Work required — Beneath this line are the data; copy exactly the part of them that opens with the line containing "Answer: -57427/124 ≈ -463.12" and closes with the line containing "Answer: -7137221/9 ≈ -7.9302e+5", and only that part.
[Data extracts Boundary: Start]
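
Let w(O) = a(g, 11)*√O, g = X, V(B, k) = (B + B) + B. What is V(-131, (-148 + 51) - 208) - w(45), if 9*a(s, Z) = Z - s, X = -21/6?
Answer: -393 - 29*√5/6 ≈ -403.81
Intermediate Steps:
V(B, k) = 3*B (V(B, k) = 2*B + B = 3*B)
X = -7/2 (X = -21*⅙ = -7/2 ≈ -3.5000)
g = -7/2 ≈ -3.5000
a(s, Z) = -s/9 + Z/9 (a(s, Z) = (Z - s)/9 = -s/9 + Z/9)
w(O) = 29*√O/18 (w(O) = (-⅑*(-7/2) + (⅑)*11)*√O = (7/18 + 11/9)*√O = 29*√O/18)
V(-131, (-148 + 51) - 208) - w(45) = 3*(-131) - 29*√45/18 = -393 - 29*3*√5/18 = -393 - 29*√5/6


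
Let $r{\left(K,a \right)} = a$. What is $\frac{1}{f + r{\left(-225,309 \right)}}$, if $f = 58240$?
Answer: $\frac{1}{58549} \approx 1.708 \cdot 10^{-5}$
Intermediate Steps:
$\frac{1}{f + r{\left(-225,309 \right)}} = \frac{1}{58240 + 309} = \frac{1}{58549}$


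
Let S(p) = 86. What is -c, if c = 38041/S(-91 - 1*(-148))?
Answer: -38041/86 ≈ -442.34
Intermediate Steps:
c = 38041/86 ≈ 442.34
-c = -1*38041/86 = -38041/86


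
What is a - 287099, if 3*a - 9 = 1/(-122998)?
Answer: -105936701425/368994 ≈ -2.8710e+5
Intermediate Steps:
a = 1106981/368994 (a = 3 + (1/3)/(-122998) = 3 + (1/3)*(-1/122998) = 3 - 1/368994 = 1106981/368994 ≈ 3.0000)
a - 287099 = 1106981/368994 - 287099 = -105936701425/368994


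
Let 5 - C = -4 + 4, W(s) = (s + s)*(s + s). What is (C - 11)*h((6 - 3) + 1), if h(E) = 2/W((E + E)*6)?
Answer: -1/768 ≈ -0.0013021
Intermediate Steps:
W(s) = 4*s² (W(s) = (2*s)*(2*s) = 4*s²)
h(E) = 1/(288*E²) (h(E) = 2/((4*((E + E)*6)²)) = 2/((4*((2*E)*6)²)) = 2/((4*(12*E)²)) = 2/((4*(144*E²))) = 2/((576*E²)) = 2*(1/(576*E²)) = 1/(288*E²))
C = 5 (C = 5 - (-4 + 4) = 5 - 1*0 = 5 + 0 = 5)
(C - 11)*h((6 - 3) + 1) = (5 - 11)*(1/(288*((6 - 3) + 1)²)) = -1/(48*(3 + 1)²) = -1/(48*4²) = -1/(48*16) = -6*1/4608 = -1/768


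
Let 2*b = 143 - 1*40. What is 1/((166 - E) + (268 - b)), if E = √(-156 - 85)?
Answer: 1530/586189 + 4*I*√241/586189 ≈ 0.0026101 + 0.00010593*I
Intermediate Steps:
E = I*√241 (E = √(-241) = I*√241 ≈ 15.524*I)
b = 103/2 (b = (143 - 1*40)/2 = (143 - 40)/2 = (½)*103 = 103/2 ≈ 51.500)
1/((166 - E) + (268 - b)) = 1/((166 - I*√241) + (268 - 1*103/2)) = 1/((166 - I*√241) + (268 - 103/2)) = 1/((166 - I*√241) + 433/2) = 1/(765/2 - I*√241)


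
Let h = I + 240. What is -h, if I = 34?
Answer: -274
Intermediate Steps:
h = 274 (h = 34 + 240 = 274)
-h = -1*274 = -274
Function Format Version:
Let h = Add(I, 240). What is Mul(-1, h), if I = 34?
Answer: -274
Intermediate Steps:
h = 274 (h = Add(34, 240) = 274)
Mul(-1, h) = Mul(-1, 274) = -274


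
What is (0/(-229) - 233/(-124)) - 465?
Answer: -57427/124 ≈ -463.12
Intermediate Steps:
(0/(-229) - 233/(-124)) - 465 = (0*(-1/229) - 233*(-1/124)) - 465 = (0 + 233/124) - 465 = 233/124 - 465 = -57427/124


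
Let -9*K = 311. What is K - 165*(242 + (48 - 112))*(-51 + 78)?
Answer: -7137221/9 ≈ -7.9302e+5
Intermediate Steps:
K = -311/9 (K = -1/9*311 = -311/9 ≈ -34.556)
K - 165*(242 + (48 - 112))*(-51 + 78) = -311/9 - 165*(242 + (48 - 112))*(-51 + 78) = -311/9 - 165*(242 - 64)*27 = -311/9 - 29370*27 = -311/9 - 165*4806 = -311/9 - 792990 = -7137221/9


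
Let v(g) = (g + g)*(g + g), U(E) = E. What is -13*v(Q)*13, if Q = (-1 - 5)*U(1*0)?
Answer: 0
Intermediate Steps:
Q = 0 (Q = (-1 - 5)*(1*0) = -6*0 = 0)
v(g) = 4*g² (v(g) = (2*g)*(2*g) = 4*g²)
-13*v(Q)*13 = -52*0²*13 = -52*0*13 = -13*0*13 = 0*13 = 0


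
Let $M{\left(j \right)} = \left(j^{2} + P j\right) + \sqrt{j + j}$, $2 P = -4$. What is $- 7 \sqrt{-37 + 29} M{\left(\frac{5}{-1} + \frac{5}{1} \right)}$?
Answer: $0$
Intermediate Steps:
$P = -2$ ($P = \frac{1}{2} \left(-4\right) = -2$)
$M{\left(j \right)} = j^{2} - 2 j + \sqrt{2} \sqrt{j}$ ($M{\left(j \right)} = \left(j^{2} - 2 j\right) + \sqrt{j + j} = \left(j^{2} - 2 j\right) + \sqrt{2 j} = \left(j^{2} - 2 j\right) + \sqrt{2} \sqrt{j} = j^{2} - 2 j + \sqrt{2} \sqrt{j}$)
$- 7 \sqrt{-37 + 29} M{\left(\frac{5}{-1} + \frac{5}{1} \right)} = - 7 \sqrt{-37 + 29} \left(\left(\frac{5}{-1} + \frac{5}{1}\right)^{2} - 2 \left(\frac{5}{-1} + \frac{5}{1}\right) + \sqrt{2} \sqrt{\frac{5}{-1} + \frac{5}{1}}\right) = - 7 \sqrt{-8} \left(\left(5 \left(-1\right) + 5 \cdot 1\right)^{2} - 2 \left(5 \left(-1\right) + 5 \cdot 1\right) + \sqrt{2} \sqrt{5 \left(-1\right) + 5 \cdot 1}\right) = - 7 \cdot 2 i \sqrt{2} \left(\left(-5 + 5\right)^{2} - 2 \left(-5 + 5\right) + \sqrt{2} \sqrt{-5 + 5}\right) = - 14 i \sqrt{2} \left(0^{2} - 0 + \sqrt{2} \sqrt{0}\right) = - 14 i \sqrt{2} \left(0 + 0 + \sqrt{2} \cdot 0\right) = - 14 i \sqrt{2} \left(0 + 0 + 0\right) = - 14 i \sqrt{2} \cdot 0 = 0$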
[Data extracts Boundary: End]
[Data extracts Boundary: Start]
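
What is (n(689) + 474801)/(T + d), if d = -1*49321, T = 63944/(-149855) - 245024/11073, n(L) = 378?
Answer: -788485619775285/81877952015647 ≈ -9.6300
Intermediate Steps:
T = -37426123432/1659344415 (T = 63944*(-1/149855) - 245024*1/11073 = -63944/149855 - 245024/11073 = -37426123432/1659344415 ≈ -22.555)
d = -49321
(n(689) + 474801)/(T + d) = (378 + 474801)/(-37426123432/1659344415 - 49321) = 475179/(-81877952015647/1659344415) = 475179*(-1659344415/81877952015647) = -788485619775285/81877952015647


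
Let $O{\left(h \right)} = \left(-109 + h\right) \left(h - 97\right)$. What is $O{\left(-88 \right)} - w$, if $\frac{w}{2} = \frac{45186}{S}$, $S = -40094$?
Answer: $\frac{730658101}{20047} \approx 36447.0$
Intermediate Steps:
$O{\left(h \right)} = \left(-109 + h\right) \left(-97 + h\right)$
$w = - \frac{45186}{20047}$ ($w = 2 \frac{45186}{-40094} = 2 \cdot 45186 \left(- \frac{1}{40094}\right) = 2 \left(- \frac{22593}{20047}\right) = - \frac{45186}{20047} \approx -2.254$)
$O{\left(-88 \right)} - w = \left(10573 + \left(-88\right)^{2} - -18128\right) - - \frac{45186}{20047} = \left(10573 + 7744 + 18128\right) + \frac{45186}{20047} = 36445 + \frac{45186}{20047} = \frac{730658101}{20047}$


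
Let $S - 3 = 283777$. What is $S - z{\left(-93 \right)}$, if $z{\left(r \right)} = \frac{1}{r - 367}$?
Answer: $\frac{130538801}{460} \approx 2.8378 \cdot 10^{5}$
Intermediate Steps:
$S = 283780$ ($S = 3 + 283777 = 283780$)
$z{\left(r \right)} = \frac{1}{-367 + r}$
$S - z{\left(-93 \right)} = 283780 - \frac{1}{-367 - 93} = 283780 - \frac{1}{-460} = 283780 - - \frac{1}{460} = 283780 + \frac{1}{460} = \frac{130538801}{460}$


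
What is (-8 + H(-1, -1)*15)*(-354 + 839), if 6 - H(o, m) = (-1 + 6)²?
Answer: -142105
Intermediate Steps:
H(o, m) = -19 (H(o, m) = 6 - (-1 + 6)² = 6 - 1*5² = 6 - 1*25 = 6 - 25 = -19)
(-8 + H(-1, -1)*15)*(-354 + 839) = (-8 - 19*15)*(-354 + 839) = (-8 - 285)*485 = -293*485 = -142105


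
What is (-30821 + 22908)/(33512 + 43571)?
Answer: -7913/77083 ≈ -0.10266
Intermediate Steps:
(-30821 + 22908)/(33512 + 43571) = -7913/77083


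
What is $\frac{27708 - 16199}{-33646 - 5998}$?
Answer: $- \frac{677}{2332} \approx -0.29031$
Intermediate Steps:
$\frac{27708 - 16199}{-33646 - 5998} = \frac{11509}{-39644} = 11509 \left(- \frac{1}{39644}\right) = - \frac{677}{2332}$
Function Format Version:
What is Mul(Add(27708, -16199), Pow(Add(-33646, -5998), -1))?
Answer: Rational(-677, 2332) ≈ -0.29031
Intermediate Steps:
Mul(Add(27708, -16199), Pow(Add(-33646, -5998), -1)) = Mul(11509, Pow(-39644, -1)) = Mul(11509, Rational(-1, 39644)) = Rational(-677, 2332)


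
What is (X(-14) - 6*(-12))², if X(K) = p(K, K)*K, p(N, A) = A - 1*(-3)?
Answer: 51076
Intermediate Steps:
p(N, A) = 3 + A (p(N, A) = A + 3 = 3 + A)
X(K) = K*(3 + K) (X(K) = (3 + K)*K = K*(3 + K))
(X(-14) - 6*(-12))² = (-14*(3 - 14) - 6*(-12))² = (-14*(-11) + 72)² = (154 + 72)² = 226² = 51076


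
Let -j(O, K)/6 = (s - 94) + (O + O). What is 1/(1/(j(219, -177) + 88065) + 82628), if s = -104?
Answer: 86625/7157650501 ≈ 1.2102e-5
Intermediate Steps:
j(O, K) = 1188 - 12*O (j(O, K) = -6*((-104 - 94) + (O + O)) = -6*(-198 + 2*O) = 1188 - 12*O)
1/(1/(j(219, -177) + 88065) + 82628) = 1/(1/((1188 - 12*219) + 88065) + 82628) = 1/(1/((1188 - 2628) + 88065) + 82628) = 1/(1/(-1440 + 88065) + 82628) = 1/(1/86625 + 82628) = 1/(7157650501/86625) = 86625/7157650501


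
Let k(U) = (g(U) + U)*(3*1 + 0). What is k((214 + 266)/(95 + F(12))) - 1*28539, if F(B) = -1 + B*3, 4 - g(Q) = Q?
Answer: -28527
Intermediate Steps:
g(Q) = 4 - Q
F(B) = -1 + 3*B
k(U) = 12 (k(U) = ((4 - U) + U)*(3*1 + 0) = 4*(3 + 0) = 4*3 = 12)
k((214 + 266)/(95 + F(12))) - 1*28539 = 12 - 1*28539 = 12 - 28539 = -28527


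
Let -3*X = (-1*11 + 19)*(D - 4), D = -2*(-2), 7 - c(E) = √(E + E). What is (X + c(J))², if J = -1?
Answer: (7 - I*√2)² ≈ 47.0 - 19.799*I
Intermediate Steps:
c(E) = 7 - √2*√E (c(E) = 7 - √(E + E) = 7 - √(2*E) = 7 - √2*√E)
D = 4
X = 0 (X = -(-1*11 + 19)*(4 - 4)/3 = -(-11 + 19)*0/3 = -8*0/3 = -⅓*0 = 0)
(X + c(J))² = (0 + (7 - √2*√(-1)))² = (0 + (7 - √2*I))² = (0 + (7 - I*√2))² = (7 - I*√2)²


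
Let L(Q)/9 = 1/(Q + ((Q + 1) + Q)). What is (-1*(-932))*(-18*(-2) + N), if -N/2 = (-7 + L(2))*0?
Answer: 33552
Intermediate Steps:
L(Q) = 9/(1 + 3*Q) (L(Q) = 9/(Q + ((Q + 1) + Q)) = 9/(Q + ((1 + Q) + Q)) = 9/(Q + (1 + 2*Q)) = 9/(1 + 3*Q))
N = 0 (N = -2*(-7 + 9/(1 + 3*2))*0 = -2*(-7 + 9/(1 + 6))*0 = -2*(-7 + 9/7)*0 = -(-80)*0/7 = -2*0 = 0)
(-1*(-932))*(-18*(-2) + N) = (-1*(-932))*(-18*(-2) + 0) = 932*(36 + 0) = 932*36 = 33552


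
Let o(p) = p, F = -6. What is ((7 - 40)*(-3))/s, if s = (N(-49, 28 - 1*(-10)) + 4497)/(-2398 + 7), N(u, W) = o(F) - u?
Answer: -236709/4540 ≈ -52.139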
[Data extracts Boundary: End]
[Data extracts Boundary: Start]
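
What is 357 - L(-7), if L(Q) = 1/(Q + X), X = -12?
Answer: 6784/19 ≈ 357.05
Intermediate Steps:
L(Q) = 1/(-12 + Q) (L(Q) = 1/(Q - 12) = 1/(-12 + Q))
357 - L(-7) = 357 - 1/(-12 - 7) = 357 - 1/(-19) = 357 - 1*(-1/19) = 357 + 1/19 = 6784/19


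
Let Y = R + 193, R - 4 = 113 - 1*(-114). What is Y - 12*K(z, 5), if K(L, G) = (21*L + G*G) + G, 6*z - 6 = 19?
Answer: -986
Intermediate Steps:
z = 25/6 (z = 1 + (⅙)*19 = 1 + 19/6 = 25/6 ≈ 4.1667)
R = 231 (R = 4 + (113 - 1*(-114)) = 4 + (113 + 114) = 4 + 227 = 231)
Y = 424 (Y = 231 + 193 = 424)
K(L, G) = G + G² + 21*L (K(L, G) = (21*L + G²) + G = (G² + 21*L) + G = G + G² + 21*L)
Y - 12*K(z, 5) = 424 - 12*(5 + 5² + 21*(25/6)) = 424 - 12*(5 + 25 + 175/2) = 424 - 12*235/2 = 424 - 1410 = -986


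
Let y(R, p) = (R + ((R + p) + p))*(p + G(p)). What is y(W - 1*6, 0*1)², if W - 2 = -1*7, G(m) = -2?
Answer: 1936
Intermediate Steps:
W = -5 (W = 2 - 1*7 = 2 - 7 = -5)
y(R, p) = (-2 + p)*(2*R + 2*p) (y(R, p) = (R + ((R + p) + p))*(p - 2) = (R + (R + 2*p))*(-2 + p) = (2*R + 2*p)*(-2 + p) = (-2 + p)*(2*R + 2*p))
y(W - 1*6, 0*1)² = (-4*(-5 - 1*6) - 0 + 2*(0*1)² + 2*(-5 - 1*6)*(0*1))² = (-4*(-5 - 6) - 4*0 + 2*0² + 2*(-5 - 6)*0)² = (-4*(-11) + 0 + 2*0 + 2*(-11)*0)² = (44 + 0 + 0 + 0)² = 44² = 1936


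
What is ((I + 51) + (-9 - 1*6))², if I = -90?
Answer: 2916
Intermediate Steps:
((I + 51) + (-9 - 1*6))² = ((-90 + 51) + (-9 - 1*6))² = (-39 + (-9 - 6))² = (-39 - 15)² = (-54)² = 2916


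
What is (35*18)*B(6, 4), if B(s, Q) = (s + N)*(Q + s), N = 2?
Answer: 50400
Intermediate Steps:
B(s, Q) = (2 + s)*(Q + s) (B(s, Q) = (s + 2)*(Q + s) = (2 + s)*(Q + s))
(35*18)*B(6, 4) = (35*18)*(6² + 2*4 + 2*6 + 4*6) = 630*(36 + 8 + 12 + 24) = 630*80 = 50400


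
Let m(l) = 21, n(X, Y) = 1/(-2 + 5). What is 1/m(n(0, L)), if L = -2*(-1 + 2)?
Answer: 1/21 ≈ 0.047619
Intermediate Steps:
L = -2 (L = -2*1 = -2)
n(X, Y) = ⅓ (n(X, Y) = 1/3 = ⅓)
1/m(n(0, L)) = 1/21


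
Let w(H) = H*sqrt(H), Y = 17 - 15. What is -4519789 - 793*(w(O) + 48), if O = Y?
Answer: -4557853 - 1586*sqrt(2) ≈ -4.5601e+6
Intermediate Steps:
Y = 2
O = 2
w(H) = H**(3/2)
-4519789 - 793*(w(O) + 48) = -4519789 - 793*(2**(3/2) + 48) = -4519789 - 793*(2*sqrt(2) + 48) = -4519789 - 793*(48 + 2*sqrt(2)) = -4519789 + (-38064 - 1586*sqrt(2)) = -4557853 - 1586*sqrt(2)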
[Data extracts Boundary: End]
Completed task —
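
Answer: -57427/124 ≈ -463.12
Intermediate Steps:
(0/(-229) - 233/(-124)) - 465 = (0*(-1/229) - 233*(-1/124)) - 465 = (0 + 233/124) - 465 = 233/124 - 465 = -57427/124


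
Let -9*K = 311. What is K - 165*(242 + (48 - 112))*(-51 + 78)?
Answer: -7137221/9 ≈ -7.9302e+5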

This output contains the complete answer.